# Directions
Counting task for the data below: how many lines hold the word "Recall"? Answer with the number only.

# Data to examine
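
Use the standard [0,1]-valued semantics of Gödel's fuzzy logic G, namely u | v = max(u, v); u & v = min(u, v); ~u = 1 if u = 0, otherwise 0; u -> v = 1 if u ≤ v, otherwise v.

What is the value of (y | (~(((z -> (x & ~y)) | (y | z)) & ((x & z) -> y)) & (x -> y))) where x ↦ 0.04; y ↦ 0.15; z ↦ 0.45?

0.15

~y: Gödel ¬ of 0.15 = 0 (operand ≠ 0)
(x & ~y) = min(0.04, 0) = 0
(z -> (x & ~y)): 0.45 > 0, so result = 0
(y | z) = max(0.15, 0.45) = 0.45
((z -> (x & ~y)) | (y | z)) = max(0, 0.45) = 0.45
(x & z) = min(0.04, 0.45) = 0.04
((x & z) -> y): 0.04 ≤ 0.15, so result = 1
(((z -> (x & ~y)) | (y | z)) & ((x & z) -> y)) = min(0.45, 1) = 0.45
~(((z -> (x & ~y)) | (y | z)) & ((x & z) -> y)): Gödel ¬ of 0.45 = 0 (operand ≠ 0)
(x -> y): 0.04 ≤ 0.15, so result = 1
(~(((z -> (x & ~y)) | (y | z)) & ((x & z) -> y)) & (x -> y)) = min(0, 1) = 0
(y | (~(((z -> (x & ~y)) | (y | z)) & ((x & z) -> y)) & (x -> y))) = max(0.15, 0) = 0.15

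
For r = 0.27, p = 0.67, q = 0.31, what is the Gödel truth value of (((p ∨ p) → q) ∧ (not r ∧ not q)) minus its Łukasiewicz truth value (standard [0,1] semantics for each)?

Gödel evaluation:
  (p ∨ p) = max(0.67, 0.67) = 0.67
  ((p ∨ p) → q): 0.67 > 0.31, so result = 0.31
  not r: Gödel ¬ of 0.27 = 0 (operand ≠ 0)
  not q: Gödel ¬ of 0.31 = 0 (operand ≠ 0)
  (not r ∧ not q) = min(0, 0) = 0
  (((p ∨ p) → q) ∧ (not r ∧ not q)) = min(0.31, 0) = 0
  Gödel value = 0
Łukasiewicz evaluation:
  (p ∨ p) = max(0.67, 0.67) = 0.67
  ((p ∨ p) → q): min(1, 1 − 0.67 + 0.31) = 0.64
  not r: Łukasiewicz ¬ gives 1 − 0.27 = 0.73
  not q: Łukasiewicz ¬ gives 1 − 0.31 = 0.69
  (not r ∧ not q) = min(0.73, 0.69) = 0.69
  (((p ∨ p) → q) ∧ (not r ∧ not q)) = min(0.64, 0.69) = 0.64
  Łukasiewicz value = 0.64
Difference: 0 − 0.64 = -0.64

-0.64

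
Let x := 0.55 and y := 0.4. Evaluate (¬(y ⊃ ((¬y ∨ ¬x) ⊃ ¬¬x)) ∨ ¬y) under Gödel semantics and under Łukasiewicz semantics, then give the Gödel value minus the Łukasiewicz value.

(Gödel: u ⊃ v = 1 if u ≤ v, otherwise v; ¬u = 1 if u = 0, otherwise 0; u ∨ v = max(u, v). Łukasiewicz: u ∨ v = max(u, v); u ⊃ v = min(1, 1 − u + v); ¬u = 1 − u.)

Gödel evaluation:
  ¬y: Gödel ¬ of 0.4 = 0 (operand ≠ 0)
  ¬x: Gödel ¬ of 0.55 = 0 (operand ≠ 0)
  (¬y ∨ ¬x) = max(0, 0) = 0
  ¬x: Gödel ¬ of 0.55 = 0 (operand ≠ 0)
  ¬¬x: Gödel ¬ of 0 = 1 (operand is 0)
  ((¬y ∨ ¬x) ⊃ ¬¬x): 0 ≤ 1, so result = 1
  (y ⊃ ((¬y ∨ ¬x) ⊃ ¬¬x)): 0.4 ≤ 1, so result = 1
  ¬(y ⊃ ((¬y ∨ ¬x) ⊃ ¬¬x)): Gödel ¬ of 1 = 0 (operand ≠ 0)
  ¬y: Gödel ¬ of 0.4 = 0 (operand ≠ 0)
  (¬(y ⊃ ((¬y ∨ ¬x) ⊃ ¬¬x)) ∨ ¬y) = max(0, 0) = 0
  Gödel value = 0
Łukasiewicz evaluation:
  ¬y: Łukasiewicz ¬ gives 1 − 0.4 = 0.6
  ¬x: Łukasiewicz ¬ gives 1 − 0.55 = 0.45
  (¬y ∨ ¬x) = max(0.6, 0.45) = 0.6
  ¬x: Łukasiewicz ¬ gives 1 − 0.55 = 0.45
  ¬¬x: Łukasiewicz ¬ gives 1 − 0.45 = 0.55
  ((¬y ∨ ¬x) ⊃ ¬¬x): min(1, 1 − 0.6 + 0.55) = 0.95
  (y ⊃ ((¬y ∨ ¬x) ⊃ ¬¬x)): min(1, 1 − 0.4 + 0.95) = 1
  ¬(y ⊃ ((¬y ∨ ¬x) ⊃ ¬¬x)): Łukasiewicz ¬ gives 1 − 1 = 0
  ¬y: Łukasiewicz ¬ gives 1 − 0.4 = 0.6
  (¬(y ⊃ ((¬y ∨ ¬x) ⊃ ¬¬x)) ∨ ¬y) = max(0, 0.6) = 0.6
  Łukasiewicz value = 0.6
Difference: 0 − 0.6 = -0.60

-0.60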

==

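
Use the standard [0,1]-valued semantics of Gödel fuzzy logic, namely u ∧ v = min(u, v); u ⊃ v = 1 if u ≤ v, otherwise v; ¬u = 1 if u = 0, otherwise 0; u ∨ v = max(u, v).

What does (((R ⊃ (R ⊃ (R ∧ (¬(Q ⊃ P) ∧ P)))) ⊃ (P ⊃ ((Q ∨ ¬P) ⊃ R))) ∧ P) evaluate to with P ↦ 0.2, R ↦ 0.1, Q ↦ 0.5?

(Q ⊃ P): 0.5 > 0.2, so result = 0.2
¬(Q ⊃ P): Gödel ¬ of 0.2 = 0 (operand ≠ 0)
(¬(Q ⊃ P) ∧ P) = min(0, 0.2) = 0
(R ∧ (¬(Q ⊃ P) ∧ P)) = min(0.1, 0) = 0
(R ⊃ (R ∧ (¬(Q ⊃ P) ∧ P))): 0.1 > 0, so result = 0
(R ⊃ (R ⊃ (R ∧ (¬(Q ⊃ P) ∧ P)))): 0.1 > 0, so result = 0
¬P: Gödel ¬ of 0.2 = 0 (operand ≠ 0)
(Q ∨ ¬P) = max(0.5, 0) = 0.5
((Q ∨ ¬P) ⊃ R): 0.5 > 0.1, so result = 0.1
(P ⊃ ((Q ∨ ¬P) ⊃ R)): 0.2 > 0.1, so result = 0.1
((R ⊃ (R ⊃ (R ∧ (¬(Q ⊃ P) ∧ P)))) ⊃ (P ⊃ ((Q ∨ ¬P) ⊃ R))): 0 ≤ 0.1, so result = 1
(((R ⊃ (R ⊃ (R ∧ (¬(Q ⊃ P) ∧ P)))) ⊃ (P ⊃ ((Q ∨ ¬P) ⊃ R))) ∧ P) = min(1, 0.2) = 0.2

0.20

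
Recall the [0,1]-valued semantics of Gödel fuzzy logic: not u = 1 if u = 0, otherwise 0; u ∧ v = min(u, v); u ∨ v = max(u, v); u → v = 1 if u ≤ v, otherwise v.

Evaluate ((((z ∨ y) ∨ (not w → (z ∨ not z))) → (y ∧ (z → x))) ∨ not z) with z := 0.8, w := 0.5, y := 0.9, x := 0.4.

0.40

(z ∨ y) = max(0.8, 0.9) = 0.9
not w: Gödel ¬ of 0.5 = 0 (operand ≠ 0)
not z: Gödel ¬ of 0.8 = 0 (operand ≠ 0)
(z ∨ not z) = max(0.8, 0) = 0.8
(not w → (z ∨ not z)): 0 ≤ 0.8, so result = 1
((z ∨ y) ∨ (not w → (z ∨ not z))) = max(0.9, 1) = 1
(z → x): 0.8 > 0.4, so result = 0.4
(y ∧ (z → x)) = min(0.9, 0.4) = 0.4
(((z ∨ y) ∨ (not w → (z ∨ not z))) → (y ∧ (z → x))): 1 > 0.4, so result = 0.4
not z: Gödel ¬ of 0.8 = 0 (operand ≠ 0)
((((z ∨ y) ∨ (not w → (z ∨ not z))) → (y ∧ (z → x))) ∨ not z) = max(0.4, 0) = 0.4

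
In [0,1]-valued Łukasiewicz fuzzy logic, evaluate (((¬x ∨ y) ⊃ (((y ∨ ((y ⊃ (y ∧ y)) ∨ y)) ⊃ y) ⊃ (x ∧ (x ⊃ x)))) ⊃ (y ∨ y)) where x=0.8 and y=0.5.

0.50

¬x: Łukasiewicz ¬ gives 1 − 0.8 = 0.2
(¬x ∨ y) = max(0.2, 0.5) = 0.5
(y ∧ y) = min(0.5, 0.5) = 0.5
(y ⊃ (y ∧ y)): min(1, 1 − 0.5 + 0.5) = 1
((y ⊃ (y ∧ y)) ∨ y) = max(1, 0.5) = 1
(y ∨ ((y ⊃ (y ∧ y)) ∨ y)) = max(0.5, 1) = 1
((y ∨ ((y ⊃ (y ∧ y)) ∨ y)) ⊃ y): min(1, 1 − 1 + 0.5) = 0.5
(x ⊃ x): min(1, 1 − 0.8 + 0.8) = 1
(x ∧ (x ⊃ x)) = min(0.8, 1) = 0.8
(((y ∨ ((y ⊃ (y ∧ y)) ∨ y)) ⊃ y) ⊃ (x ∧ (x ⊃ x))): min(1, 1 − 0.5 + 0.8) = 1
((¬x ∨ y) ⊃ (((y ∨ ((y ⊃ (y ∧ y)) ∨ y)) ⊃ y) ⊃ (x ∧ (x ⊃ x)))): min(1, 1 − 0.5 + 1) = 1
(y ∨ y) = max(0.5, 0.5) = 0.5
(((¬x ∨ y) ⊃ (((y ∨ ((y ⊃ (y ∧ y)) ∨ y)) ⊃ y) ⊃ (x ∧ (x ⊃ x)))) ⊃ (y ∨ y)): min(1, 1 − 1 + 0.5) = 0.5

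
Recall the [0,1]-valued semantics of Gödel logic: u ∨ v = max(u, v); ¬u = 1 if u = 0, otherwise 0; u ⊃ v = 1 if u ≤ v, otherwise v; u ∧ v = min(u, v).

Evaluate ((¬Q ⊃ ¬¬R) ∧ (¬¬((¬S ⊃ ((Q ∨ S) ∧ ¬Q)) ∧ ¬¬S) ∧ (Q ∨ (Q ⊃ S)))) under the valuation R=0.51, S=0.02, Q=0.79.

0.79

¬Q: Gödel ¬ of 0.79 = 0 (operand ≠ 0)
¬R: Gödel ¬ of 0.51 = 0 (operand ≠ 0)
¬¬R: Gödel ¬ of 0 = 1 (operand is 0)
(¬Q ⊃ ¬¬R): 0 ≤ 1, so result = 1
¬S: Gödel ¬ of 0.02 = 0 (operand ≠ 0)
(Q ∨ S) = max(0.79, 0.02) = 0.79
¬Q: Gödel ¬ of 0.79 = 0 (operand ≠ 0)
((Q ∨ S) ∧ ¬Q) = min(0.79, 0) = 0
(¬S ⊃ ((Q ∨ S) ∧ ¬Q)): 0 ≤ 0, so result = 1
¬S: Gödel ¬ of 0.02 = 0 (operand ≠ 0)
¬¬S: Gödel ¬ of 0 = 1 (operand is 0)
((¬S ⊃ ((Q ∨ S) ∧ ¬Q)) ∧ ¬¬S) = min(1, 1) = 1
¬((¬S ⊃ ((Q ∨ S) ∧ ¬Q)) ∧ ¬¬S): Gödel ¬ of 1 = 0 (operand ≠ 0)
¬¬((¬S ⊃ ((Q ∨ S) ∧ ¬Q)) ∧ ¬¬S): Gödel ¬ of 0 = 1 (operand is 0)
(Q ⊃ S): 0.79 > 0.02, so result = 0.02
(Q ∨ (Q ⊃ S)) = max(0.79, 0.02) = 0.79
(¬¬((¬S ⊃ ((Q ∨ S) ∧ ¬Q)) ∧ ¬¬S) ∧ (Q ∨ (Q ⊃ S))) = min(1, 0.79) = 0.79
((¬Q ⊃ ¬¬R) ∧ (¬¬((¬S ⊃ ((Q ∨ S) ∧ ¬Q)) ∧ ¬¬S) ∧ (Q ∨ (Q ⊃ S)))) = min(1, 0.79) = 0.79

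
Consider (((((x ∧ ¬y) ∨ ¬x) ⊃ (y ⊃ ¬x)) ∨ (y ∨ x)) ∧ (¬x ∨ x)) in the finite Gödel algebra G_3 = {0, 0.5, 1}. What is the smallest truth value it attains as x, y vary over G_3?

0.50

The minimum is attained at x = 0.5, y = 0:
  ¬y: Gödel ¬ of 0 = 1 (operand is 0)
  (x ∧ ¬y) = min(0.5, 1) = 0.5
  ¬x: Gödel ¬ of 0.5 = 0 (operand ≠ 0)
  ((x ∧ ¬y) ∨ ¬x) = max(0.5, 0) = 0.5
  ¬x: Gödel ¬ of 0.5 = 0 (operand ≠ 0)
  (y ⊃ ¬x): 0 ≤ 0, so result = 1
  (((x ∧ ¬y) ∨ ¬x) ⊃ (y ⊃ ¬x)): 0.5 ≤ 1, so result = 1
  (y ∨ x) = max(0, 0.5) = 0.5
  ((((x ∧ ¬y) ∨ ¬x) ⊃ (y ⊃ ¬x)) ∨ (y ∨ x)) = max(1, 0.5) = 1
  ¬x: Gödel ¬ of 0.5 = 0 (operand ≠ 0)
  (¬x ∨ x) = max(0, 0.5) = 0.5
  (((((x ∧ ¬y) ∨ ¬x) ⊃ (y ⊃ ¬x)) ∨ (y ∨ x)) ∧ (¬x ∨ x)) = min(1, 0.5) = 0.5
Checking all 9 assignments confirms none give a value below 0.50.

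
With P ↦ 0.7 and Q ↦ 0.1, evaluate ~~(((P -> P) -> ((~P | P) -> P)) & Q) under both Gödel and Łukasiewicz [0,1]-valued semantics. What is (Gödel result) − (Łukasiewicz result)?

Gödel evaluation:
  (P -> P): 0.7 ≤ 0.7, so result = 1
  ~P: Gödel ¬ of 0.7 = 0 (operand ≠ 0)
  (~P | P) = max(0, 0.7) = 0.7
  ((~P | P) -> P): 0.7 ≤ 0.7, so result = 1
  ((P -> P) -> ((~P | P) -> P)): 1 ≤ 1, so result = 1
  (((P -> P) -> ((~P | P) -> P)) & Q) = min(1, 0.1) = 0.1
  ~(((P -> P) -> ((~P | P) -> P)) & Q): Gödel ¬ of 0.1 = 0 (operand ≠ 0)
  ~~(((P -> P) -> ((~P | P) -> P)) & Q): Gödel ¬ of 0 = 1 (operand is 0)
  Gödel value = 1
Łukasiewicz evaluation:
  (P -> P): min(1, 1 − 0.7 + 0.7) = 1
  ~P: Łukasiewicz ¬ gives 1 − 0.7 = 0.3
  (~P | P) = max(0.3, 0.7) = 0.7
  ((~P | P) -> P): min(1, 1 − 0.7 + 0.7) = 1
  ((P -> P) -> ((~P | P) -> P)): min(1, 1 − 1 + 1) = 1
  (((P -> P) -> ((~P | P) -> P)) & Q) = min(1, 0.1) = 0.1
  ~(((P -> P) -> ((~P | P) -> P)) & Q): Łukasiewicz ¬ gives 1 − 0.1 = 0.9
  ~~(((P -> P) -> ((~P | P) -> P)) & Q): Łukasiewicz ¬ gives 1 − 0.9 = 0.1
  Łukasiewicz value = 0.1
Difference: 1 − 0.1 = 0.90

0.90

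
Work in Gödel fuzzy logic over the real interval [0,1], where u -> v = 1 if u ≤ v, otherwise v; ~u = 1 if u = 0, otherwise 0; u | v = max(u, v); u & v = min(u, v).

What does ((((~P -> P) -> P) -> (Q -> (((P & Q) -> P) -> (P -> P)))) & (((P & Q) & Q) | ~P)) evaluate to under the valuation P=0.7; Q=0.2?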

# Answer to this task
2